> [What the exercise asks]: The lines from the first line of the entries through the line containing "Answer: $6395841$" are to be repeated exactly, with both of those lines included.

****

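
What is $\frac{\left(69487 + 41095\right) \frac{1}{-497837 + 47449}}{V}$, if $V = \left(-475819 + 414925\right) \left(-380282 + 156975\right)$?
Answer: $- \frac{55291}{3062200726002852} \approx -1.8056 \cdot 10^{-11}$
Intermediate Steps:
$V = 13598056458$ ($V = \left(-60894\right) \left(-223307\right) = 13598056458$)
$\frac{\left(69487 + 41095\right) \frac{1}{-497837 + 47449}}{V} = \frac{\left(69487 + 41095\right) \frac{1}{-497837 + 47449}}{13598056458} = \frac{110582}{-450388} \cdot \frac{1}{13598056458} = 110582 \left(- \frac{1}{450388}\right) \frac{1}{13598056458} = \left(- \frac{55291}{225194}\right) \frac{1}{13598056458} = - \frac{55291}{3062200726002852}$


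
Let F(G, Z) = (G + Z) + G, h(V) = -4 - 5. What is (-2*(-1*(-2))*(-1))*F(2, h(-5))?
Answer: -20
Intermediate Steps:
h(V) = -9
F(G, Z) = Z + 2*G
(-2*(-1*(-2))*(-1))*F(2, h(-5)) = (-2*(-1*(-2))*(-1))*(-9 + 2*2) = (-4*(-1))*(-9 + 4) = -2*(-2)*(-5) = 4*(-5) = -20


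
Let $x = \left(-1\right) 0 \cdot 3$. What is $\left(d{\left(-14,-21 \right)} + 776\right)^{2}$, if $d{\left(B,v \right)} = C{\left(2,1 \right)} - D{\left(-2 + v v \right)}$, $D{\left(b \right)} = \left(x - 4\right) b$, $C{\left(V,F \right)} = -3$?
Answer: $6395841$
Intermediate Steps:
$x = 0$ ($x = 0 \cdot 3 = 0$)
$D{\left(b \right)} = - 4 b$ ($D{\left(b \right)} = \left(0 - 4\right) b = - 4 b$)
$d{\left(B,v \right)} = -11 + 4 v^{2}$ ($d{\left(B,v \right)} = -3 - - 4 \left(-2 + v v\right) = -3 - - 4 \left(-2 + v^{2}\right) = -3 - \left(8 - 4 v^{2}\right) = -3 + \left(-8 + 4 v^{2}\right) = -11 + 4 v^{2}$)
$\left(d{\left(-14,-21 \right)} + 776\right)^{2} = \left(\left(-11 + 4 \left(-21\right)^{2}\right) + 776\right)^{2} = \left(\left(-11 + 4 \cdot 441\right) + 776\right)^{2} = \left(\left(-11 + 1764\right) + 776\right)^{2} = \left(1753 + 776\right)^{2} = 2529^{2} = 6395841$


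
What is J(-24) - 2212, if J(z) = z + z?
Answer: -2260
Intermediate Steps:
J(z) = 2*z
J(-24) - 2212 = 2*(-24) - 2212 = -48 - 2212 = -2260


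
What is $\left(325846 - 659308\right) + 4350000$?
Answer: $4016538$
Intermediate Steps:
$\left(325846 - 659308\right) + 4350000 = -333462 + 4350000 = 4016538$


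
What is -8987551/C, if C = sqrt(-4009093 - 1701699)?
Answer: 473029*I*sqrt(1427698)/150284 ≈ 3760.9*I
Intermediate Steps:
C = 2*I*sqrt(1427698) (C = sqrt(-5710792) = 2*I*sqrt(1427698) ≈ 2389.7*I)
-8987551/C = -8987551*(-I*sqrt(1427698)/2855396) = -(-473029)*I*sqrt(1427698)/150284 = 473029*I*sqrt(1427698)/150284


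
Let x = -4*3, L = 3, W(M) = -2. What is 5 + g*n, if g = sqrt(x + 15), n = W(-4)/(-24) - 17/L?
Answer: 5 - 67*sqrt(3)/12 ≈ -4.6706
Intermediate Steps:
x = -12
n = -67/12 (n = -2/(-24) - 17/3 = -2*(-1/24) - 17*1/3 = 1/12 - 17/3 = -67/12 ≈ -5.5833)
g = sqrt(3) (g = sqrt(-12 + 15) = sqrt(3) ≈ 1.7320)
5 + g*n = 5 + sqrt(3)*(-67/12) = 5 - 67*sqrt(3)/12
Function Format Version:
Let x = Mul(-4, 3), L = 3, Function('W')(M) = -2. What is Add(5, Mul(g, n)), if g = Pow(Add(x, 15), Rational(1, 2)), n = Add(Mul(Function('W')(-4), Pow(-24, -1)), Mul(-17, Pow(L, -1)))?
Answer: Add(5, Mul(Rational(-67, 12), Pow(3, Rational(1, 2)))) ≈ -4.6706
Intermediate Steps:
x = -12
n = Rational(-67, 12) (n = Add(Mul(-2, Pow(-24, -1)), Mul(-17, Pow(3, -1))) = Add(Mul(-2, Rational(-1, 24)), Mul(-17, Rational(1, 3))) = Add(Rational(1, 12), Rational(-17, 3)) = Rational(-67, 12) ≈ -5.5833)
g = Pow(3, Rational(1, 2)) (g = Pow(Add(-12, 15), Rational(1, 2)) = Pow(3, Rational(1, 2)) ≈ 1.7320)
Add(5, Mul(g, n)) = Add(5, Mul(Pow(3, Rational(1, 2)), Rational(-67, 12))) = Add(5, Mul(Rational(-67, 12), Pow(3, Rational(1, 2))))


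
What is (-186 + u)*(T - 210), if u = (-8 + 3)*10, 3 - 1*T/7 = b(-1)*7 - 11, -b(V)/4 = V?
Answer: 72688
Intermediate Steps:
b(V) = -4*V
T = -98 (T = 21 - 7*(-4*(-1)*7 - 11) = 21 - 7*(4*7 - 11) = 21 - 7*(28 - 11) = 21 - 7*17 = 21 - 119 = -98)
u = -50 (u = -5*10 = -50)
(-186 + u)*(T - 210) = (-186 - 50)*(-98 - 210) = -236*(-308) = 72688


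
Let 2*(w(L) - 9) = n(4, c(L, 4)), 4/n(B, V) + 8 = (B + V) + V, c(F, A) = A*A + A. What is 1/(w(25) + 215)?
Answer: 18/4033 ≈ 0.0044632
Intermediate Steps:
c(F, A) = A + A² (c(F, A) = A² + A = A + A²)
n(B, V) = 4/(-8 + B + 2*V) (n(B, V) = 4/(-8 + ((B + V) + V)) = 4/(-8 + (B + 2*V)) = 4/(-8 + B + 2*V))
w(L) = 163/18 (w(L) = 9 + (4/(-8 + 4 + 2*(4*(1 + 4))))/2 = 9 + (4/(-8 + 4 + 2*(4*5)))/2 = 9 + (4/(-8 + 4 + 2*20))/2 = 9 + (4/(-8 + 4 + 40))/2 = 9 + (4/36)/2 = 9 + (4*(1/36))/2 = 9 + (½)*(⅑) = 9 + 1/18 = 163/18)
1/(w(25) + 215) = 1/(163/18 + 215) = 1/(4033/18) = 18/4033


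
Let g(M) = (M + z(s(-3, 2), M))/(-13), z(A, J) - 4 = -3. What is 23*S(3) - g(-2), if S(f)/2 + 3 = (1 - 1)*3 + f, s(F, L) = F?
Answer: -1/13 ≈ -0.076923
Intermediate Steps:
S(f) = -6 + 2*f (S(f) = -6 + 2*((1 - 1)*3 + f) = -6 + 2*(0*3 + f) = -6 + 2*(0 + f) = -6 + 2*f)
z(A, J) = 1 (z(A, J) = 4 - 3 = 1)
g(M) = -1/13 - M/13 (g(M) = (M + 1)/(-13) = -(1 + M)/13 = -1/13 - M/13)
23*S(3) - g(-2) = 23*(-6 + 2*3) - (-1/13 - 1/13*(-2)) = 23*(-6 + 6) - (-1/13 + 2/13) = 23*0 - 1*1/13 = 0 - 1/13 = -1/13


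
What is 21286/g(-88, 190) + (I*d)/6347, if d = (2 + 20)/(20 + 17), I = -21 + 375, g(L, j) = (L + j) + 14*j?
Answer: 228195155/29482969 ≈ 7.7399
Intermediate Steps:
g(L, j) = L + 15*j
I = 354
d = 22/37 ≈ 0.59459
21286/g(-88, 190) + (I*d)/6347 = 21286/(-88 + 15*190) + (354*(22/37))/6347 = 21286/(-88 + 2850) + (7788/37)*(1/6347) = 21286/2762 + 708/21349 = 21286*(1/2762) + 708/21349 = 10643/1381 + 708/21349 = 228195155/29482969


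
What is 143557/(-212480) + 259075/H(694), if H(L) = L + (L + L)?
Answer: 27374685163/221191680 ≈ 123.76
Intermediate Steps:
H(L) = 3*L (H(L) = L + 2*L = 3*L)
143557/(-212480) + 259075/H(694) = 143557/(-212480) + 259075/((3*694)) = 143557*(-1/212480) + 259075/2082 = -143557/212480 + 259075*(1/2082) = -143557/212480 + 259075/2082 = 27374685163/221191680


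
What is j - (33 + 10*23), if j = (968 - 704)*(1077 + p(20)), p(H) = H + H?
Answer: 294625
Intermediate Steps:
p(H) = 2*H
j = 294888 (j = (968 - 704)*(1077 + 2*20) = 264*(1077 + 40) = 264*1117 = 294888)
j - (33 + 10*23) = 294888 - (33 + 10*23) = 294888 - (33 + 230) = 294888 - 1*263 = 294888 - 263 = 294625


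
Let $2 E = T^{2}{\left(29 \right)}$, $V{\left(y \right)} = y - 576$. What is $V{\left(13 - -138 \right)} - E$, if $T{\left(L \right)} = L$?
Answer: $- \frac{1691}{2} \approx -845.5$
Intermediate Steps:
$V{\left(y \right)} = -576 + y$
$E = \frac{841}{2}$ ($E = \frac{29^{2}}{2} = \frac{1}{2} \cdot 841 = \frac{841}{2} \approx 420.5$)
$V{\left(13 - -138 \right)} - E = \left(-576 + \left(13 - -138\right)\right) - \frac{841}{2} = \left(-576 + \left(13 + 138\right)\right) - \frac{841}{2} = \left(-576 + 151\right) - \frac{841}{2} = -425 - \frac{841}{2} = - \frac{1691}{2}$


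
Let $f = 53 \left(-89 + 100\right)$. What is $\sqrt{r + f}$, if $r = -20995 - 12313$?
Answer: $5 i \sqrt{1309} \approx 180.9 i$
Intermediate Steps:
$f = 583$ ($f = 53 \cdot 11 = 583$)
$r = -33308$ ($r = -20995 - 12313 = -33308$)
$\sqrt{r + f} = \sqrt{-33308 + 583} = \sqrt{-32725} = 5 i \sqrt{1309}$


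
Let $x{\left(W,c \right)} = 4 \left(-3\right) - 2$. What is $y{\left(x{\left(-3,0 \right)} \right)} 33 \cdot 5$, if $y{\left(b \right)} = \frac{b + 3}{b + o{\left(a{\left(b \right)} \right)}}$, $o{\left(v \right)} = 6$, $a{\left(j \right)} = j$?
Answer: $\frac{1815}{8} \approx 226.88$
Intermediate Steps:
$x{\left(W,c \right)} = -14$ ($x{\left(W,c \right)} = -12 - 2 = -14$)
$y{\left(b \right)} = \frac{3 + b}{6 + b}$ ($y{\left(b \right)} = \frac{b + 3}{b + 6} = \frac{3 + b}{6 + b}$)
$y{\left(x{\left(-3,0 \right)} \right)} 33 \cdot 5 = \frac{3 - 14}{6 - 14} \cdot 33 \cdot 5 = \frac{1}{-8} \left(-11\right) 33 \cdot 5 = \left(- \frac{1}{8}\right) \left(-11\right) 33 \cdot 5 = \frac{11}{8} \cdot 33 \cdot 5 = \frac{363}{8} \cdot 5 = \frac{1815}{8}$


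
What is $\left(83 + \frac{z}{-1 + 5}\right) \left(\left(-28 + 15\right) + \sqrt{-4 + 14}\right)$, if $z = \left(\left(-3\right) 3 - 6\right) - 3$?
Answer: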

****

> [Response]:
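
What is $\frac{\left(69487 + 41095\right) \frac{1}{-497837 + 47449}}{V}$, if $V = \left(-475819 + 414925\right) \left(-380282 + 156975\right)$?
Answer: $- \frac{55291}{3062200726002852} \approx -1.8056 \cdot 10^{-11}$
Intermediate Steps:
$V = 13598056458$ ($V = \left(-60894\right) \left(-223307\right) = 13598056458$)
$\frac{\left(69487 + 41095\right) \frac{1}{-497837 + 47449}}{V} = \frac{\left(69487 + 41095\right) \frac{1}{-497837 + 47449}}{13598056458} = \frac{110582}{-450388} \cdot \frac{1}{13598056458} = 110582 \left(- \frac{1}{450388}\right) \frac{1}{13598056458} = \left(- \frac{55291}{225194}\right) \frac{1}{13598056458} = - \frac{55291}{3062200726002852}$


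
Let F(G, Z) = (G + Z) + G, h(V) = -4 - 5. What is (-2*(-1*(-2))*(-1))*F(2, h(-5))?
Answer: -20
Intermediate Steps:
h(V) = -9
F(G, Z) = Z + 2*G
(-2*(-1*(-2))*(-1))*F(2, h(-5)) = (-2*(-1*(-2))*(-1))*(-9 + 2*2) = (-4*(-1))*(-9 + 4) = -2*(-2)*(-5) = 4*(-5) = -20


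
Let $x = \left(-1\right) 0 \cdot 3$. What is $\left(d{\left(-14,-21 \right)} + 776\right)^{2}$, if $d{\left(B,v \right)} = C{\left(2,1 \right)} - D{\left(-2 + v v \right)}$, $D{\left(b \right)} = \left(x - 4\right) b$, $C{\left(V,F \right)} = -3$?
Answer: $6395841$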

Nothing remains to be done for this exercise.